[[ Information given open ]]

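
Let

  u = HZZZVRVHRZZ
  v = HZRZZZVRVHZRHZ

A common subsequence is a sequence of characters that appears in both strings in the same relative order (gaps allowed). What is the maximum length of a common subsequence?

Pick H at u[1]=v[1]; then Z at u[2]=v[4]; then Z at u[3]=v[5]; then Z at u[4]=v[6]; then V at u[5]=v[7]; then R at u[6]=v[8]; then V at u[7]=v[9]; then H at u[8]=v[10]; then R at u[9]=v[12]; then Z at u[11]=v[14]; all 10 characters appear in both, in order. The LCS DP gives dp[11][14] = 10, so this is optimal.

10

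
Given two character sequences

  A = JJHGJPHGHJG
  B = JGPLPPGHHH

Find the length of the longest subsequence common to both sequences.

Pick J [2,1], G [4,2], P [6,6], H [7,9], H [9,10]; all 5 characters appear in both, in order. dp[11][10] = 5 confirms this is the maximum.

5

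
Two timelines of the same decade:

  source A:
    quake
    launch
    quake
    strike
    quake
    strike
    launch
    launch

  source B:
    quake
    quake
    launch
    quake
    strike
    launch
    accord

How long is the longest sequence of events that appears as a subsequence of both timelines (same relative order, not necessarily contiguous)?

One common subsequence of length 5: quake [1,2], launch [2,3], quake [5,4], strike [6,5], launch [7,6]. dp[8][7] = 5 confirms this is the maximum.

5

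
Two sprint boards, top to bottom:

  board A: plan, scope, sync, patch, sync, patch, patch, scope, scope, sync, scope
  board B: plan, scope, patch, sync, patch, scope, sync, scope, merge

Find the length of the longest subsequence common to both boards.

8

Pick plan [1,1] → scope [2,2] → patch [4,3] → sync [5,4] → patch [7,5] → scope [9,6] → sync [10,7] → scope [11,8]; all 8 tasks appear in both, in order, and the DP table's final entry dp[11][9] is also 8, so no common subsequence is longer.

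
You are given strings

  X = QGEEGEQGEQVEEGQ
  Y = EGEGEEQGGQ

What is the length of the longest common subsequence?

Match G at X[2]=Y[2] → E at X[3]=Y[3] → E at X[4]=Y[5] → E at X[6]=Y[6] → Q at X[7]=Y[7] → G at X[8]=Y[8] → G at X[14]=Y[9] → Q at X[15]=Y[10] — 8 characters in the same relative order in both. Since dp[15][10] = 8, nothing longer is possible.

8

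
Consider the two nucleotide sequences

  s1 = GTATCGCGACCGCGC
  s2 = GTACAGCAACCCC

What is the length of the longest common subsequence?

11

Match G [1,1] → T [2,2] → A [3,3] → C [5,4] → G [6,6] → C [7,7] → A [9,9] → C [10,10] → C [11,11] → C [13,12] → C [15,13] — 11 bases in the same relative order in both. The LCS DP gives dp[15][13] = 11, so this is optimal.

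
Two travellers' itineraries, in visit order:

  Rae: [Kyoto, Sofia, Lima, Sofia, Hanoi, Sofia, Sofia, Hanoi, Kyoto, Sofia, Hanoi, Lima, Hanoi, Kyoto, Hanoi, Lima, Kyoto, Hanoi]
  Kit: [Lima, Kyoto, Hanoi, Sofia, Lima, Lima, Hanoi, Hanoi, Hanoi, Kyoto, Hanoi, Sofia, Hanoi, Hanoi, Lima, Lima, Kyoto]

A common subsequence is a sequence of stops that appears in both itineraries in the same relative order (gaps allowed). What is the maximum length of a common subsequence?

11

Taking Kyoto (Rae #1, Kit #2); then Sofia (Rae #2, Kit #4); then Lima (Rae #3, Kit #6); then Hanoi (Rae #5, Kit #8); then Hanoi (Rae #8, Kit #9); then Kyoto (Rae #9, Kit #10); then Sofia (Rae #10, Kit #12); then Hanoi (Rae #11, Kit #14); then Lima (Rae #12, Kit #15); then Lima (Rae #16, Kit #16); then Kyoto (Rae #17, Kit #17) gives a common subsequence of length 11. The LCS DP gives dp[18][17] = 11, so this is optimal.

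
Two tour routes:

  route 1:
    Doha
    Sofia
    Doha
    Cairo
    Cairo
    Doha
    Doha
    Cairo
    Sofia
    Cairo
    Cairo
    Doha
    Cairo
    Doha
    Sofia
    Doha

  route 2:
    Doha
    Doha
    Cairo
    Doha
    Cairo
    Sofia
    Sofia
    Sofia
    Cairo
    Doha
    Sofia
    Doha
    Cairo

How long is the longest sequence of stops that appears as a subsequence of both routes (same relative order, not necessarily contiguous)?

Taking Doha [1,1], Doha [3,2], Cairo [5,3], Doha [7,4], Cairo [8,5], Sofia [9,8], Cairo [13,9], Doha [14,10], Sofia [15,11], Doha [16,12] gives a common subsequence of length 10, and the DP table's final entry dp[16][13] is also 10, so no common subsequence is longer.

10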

[[ Information given closed ]]

Set the entries above down once more, exactly as they stand.

**Answer to this problem**
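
Let

  u = HZZZVRVHRZZ
  v = HZRZZZVRVHZRHZ

A common subsequence is a sequence of characters that appears in both strings in the same relative order (gaps allowed). What is the maximum length of a common subsequence?

Pick H at u[1]=v[1]; then Z at u[2]=v[4]; then Z at u[3]=v[5]; then Z at u[4]=v[6]; then V at u[5]=v[7]; then R at u[6]=v[8]; then V at u[7]=v[9]; then H at u[8]=v[10]; then R at u[9]=v[12]; then Z at u[11]=v[14]; all 10 characters appear in both, in order. The LCS DP gives dp[11][14] = 10, so this is optimal.

10

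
Given two character sequences

  A = JJHGJPHGHJG
  B = JGPLPPGHHH

Find the length of the longest subsequence common to both sequences.

Pick J [2,1], G [4,2], P [6,6], H [7,9], H [9,10]; all 5 characters appear in both, in order. dp[11][10] = 5 confirms this is the maximum.

5

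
Two timelines of the same decade:

  source A:
    quake
    launch
    quake
    strike
    quake
    strike
    launch
    launch

  source B:
    quake
    quake
    launch
    quake
    strike
    launch
    accord

How long is the longest sequence of events that appears as a subsequence of both timelines (same relative order, not necessarily contiguous)?

One common subsequence of length 5: quake [1,2], launch [2,3], quake [5,4], strike [6,5], launch [7,6]. dp[8][7] = 5 confirms this is the maximum.

5

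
Two sprint boards, top to bottom:

  board A: plan, scope, sync, patch, sync, patch, patch, scope, scope, sync, scope
  board B: plan, scope, patch, sync, patch, scope, sync, scope, merge

Find the length of the longest subsequence common to both boards.

8

Pick plan [1,1] → scope [2,2] → patch [4,3] → sync [5,4] → patch [7,5] → scope [9,6] → sync [10,7] → scope [11,8]; all 8 tasks appear in both, in order, and the DP table's final entry dp[11][9] is also 8, so no common subsequence is longer.

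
You are given strings

  X = QGEEGEQGEQVEEGQ
  Y = EGEGEEQGGQ

What is the length of the longest common subsequence?

Match G at X[2]=Y[2] → E at X[3]=Y[3] → E at X[4]=Y[5] → E at X[6]=Y[6] → Q at X[7]=Y[7] → G at X[8]=Y[8] → G at X[14]=Y[9] → Q at X[15]=Y[10] — 8 characters in the same relative order in both. Since dp[15][10] = 8, nothing longer is possible.

8

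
Consider the two nucleotide sequences

  s1 = GTATCGCGACCGCGC
  s2 = GTACAGCAACCCC

What is the length of the longest common subsequence?

11

Match G [1,1] → T [2,2] → A [3,3] → C [5,4] → G [6,6] → C [7,7] → A [9,9] → C [10,10] → C [11,11] → C [13,12] → C [15,13] — 11 bases in the same relative order in both. The LCS DP gives dp[15][13] = 11, so this is optimal.

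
Two travellers' itineraries, in visit order:

  Rae: [Kyoto, Sofia, Lima, Sofia, Hanoi, Sofia, Sofia, Hanoi, Kyoto, Sofia, Hanoi, Lima, Hanoi, Kyoto, Hanoi, Lima, Kyoto, Hanoi]
  Kit: [Lima, Kyoto, Hanoi, Sofia, Lima, Lima, Hanoi, Hanoi, Hanoi, Kyoto, Hanoi, Sofia, Hanoi, Hanoi, Lima, Lima, Kyoto]

A common subsequence is a sequence of stops that appears in both itineraries in the same relative order (gaps allowed). What is the maximum length of a common subsequence?

11

Taking Kyoto (Rae #1, Kit #2); then Sofia (Rae #2, Kit #4); then Lima (Rae #3, Kit #6); then Hanoi (Rae #5, Kit #8); then Hanoi (Rae #8, Kit #9); then Kyoto (Rae #9, Kit #10); then Sofia (Rae #10, Kit #12); then Hanoi (Rae #11, Kit #14); then Lima (Rae #12, Kit #15); then Lima (Rae #16, Kit #16); then Kyoto (Rae #17, Kit #17) gives a common subsequence of length 11. The LCS DP gives dp[18][17] = 11, so this is optimal.

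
Two tour routes:

  route 1:
    Doha
    Sofia
    Doha
    Cairo
    Cairo
    Doha
    Doha
    Cairo
    Sofia
    Cairo
    Cairo
    Doha
    Cairo
    Doha
    Sofia
    Doha

  route 2:
    Doha
    Doha
    Cairo
    Doha
    Cairo
    Sofia
    Sofia
    Sofia
    Cairo
    Doha
    Sofia
    Doha
    Cairo

How long is the longest sequence of stops that appears as a subsequence of both routes (same relative order, not necessarily contiguous)?

Taking Doha [1,1], Doha [3,2], Cairo [5,3], Doha [7,4], Cairo [8,5], Sofia [9,8], Cairo [13,9], Doha [14,10], Sofia [15,11], Doha [16,12] gives a common subsequence of length 10, and the DP table's final entry dp[16][13] is also 10, so no common subsequence is longer.

10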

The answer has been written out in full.